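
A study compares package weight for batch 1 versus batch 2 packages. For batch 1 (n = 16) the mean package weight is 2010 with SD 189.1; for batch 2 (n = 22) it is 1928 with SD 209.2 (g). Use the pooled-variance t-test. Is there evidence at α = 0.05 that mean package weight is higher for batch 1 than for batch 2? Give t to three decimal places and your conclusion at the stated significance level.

Let group 1 = batch 1, group 2 = batch 2. H0: μ_1 = μ_2; H1: μ_1 > μ_2 (two-sample pooled-variance t-test, right-tailed).
s_p² = [(16−1)·189.1² + (22−1)·209.2²]/(16+22−2) = 40428.9
t = (2010 − 1928)/√[40428.9·(1/16 + 1/22)] = 1.241
df = n₁ + n₂ − 2 = 36
p-value = P(T ≥ 1.241) ≈ 0.111
Since p ≈ 0.111 > α = 0.05, fail to reject H0; the data do not provide sufficient evidence against H0.

t = 1.241; fail to reject H0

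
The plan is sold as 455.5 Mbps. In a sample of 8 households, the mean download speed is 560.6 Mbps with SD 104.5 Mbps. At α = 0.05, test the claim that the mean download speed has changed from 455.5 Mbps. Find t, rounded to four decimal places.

H0: μ = 455.5; H1: μ ≠ 455.5 (one-sample t-test, two-sided).
t = (x̄ − μ₀)/(s/√n) = (560.6 − 455.5)/(104.5/√8) = 2.8447
df = n − 1 = 7
Two-sided p-value ≈ 0.0249
Since p ≈ 0.0249 < α = 0.05, reject H0; the data support H1.

2.8447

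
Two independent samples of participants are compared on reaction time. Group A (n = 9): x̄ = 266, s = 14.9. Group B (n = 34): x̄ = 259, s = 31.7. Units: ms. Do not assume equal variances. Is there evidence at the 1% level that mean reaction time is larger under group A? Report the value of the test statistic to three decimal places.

0.951

Let group 1 = group A, group 2 = group B. H0: μ_1 = μ_2; H1: μ_1 > μ_2 (Welch's two-sample t-test, right-tailed).
t = (x̄_1 − x̄_2)/√(s_1²/n_1 + s_2²/n_2) = (266 − 259)/√(14.9²/9 + 31.7²/34) = 0.951
Welch–Satterthwaite df ≈ 28.68
p-value = P(T ≥ 0.951) ≈ 0.175
Since p ≈ 0.175 > α = 0.01, fail to reject H0; the evidence is not statistically significant.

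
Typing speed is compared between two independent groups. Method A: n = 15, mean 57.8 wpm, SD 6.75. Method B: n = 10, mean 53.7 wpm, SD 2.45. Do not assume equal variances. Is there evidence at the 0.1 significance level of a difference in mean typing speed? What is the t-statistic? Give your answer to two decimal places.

2.15

Let group 1 = method A, group 2 = method B. H0: μ_1 = μ_2; H1: μ_1 ≠ μ_2 (Welch's two-sample t-test, two-sided).
t = (x̄_1 − x̄_2)/√(s_1²/n_1 + s_2²/n_2) = (57.8 − 53.7)/√(6.75²/15 + 2.45²/10) = 2.15
Welch–Satterthwaite df ≈ 18.93
Two-sided p-value ≈ 0.0447
Since p ≈ 0.0447 < α = 0.1, reject H0; the data support H1.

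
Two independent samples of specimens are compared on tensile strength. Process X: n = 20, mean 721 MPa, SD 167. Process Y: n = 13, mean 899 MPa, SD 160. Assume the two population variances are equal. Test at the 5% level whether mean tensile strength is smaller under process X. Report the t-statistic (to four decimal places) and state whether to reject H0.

t = -3.0405; reject H0

Let group 1 = process X, group 2 = process Y. H0: μ_1 = μ_2; H1: μ_1 < μ_2 (two-sample pooled-variance t-test, left-tailed).
s_p² = [(20−1)·167² + (13−1)·160²]/(20+13−2) = 27002.9
t = (721 − 899)/√[27002.9·(1/20 + 1/13)] = -3.0405
df = n₁ + n₂ − 2 = 31
p-value = P(T ≤ -3.0405) ≈ 0.002
Since p ≈ 0.002 < α = 0.05, reject H0; the evidence is statistically significant.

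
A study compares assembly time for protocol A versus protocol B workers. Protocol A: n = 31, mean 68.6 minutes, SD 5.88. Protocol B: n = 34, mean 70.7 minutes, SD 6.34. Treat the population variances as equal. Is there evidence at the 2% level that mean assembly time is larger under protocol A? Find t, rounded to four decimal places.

Let group 1 = protocol A, group 2 = protocol B. H0: μ_1 = μ_2; H1: μ_1 > μ_2 (two-sample pooled-variance t-test, right-tailed).
s_p² = [(31−1)·5.88² + (34−1)·6.34²]/(31+34−2) = 37.5188
t = (68.6 − 70.7)/√[37.5188·(1/31 + 1/34)] = -1.3806
df = n₁ + n₂ − 2 = 63
p-value = P(T ≥ -1.3806) ≈ 0.9139
Since p ≈ 0.9139 > α = 0.02, fail to reject H0; the data do not provide sufficient evidence against H0.

-1.3806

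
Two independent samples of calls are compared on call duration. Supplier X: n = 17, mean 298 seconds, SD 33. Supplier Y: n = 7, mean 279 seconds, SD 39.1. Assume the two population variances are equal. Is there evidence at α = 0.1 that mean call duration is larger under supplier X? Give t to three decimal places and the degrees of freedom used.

Let group 1 = supplier X, group 2 = supplier Y. H0: μ_1 = μ_2; H1: μ_1 > μ_2 (two-sample pooled-variance t-test, right-tailed).
s_p² = [(17−1)·33² + (7−1)·39.1²]/(17+7−2) = 1208.95
t = (298 − 279)/√[1208.95·(1/17 + 1/7)] = 1.217
df = n₁ + n₂ − 2 = 22
p-value = P(T ≥ 1.217) ≈ 0.1183
Since p ≈ 0.1183 > α = 0.1, fail to reject H0; the data do not provide sufficient evidence against H0.

t = 1.217, df = 22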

Problem: Nothing in the entries above should differ when you return them in full.

Completed exercise:
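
A study compares package weight for batch 1 versus batch 2 packages. For batch 1 (n = 16) the mean package weight is 2010 with SD 189.1; for batch 2 (n = 22) it is 1928 with SD 209.2 (g). Use the pooled-variance t-test. Is there evidence at α = 0.05 that mean package weight is higher for batch 1 than for batch 2? Give t to three decimal places and your conclusion at the stated significance level.

Let group 1 = batch 1, group 2 = batch 2. H0: μ_1 = μ_2; H1: μ_1 > μ_2 (two-sample pooled-variance t-test, right-tailed).
s_p² = [(16−1)·189.1² + (22−1)·209.2²]/(16+22−2) = 40428.9
t = (2010 − 1928)/√[40428.9·(1/16 + 1/22)] = 1.241
df = n₁ + n₂ − 2 = 36
p-value = P(T ≥ 1.241) ≈ 0.111
Since p ≈ 0.111 > α = 0.05, fail to reject H0; the data do not provide sufficient evidence against H0.

t = 1.241; fail to reject H0

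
The plan is sold as 455.5 Mbps. In a sample of 8 households, the mean download speed is 560.6 Mbps with SD 104.5 Mbps. At α = 0.05, test the claim that the mean download speed has changed from 455.5 Mbps. Find t, rounded to four decimal places.

H0: μ = 455.5; H1: μ ≠ 455.5 (one-sample t-test, two-sided).
t = (x̄ − μ₀)/(s/√n) = (560.6 − 455.5)/(104.5/√8) = 2.8447
df = n − 1 = 7
Two-sided p-value ≈ 0.0249
Since p ≈ 0.0249 < α = 0.05, reject H0; the data support H1.

2.8447

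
Two independent samples of participants are compared on reaction time. Group A (n = 9): x̄ = 266, s = 14.9. Group B (n = 34): x̄ = 259, s = 31.7. Units: ms. Do not assume equal variances. Is there evidence at the 1% level that mean reaction time is larger under group A? Report the value of the test statistic to three decimal places.

0.951

Let group 1 = group A, group 2 = group B. H0: μ_1 = μ_2; H1: μ_1 > μ_2 (Welch's two-sample t-test, right-tailed).
t = (x̄_1 − x̄_2)/√(s_1²/n_1 + s_2²/n_2) = (266 − 259)/√(14.9²/9 + 31.7²/34) = 0.951
Welch–Satterthwaite df ≈ 28.68
p-value = P(T ≥ 0.951) ≈ 0.175
Since p ≈ 0.175 > α = 0.01, fail to reject H0; the evidence is not statistically significant.

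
Typing speed is compared between two independent groups. Method A: n = 15, mean 57.8 wpm, SD 6.75. Method B: n = 10, mean 53.7 wpm, SD 2.45. Do not assume equal variances. Is there evidence at the 0.1 significance level of a difference in mean typing speed? What is the t-statistic? Give your answer to two decimal places.

2.15

Let group 1 = method A, group 2 = method B. H0: μ_1 = μ_2; H1: μ_1 ≠ μ_2 (Welch's two-sample t-test, two-sided).
t = (x̄_1 − x̄_2)/√(s_1²/n_1 + s_2²/n_2) = (57.8 − 53.7)/√(6.75²/15 + 2.45²/10) = 2.15
Welch–Satterthwaite df ≈ 18.93
Two-sided p-value ≈ 0.0447
Since p ≈ 0.0447 < α = 0.1, reject H0; the data support H1.

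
Two independent samples of specimens are compared on tensile strength. Process X: n = 20, mean 721 MPa, SD 167. Process Y: n = 13, mean 899 MPa, SD 160. Assume the two population variances are equal. Test at the 5% level whether mean tensile strength is smaller under process X. Report the t-statistic (to four decimal places) and state whether to reject H0.

t = -3.0405; reject H0

Let group 1 = process X, group 2 = process Y. H0: μ_1 = μ_2; H1: μ_1 < μ_2 (two-sample pooled-variance t-test, left-tailed).
s_p² = [(20−1)·167² + (13−1)·160²]/(20+13−2) = 27002.9
t = (721 − 899)/√[27002.9·(1/20 + 1/13)] = -3.0405
df = n₁ + n₂ − 2 = 31
p-value = P(T ≤ -3.0405) ≈ 0.002
Since p ≈ 0.002 < α = 0.05, reject H0; the evidence is statistically significant.

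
A study compares assembly time for protocol A versus protocol B workers. Protocol A: n = 31, mean 68.6 minutes, SD 5.88. Protocol B: n = 34, mean 70.7 minutes, SD 6.34. Treat the population variances as equal. Is there evidence at the 2% level that mean assembly time is larger under protocol A? Find t, rounded to four decimal places.

Let group 1 = protocol A, group 2 = protocol B. H0: μ_1 = μ_2; H1: μ_1 > μ_2 (two-sample pooled-variance t-test, right-tailed).
s_p² = [(31−1)·5.88² + (34−1)·6.34²]/(31+34−2) = 37.5188
t = (68.6 − 70.7)/√[37.5188·(1/31 + 1/34)] = -1.3806
df = n₁ + n₂ − 2 = 63
p-value = P(T ≥ -1.3806) ≈ 0.9139
Since p ≈ 0.9139 > α = 0.02, fail to reject H0; the data do not provide sufficient evidence against H0.

-1.3806

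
Two independent samples of calls are compared on call duration. Supplier X: n = 17, mean 298 seconds, SD 33. Supplier Y: n = 7, mean 279 seconds, SD 39.1. Assume the two population variances are equal. Is there evidence at α = 0.1 that mean call duration is larger under supplier X? Give t to three decimal places and the degrees of freedom used.

Let group 1 = supplier X, group 2 = supplier Y. H0: μ_1 = μ_2; H1: μ_1 > μ_2 (two-sample pooled-variance t-test, right-tailed).
s_p² = [(17−1)·33² + (7−1)·39.1²]/(17+7−2) = 1208.95
t = (298 − 279)/√[1208.95·(1/17 + 1/7)] = 1.217
df = n₁ + n₂ − 2 = 22
p-value = P(T ≥ 1.217) ≈ 0.1183
Since p ≈ 0.1183 > α = 0.1, fail to reject H0; the data do not provide sufficient evidence against H0.

t = 1.217, df = 22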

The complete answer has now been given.